Task to carry out
The reply should consist of the full listing, written out exactly.

Record excerpts

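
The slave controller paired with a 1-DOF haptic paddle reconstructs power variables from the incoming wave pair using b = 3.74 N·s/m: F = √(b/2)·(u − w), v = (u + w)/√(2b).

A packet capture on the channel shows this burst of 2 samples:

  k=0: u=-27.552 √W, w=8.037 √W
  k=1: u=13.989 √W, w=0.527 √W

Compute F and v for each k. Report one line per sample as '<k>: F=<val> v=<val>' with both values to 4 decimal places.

k=0: u−w=-35.5890, u+w=-19.5150; √(b/2)=1.3675, √(2b)=2.7350; F=1.3675×(-35.589)=-48.6672, v=-19.5150/2.7350=-7.1354
k=1: u−w=13.4620, u+w=14.5160; √(b/2)=1.3675, √(2b)=2.7350; F=1.3675×13.462=18.4090, v=14.5160/2.7350=5.3076

0: F=-48.6672 v=-7.1354
1: F=18.4090 v=5.3076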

Solution to the problem
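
The slave controller paired with a 1-DOF haptic paddle reconstructs power variables from the incoming wave pair using b = 3.74 N·s/m: F = √(b/2)·(u − w), v = (u + w)/√(2b).

A packet capture on the channel shows this burst of 2 samples:

  k=0: u=-27.552 √W, w=8.037 √W
  k=1: u=13.989 √W, w=0.527 √W

Compute F and v for each k. Report one line per sample as '<k>: F=<val> v=<val>' with both values to 4 decimal places.

k=0: u−w=-35.5890, u+w=-19.5150; √(b/2)=1.3675, √(2b)=2.7350; F=1.3675×(-35.589)=-48.6672, v=-19.5150/2.7350=-7.1354
k=1: u−w=13.4620, u+w=14.5160; √(b/2)=1.3675, √(2b)=2.7350; F=1.3675×13.462=18.4090, v=14.5160/2.7350=5.3076

0: F=-48.6672 v=-7.1354
1: F=18.4090 v=5.3076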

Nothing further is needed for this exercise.